[WHAT IS EXPECTED] Please copy every line of the records below that holds the word "integration".

[EXTRACTED DATA]
== Segment start ==
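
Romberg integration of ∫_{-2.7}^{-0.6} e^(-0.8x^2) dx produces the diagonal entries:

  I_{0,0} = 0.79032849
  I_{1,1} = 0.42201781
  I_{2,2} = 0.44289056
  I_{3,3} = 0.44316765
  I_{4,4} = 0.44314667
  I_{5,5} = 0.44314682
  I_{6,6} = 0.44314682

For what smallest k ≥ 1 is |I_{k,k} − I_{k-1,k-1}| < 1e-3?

|I_{1,1} − I_{0,0}| = 0.36831068 ≥ 1e-3
|I_{2,2} − I_{1,1}| = 0.02087275 ≥ 1e-3
|I_{3,3} − I_{2,2}| = 0.00027709 < 1e-3

k = 3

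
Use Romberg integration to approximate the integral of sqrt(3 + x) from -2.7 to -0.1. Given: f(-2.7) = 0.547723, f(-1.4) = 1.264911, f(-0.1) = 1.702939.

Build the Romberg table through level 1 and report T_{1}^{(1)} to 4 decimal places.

3.1678

T_{0}^{(0)} (trapezoid, 1 panel, h=2.6000): 2.925861
T_{1}^{(0)} (trapezoid, 2 panels, h=1.3000): 3.107315
T_{1}^{(1)} = 3.107315 + (3.107315 − 2.925861)/3 = 3.167800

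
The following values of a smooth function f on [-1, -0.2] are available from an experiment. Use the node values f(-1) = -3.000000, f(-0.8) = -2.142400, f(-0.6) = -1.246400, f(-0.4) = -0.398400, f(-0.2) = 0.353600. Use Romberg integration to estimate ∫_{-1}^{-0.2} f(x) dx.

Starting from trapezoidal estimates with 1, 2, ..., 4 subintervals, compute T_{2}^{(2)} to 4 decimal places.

T_{0}^{(0)} (trapezoid, 1 panel, h=0.8000): -1.058560
T_{1}^{(0)} (trapezoid, 2 panels, h=0.4000): -1.027840
T_{2}^{(0)} (trapezoid, 4 panels, h=0.2000): -1.022080
T_{1}^{(1)} = -1.027840 + (-1.027840 − (-1.058560))/3 = -1.017600
T_{2}^{(1)} = -1.022080 + (-1.022080 − (-1.027840))/3 = -1.020160
T_{2}^{(2)} = -1.020160 + (-1.020160 − (-1.017600))/15 = -1.020331

-1.0203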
== Segment end ==
[EXERCISE RESULT]
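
Romberg integration of ∫_{-2.7}^{-0.6} e^(-0.8x^2) dx produces the diagonal entries:
Use Romberg integration to approximate the integral of sqrt(3 + x) from -2.7 to -0.1. Given: f(-2.7) = 0.547723, f(-1.4) = 1.264911, f(-0.1) = 1.702939.
The following values of a smooth function f on [-1, -0.2] are available from an experiment. Use the node values f(-1) = -3.000000, f(-0.8) = -2.142400, f(-0.6) = -1.246400, f(-0.4) = -0.398400, f(-0.2) = 0.353600. Use Romberg integration to estimate ∫_{-1}^{-0.2} f(x) dx.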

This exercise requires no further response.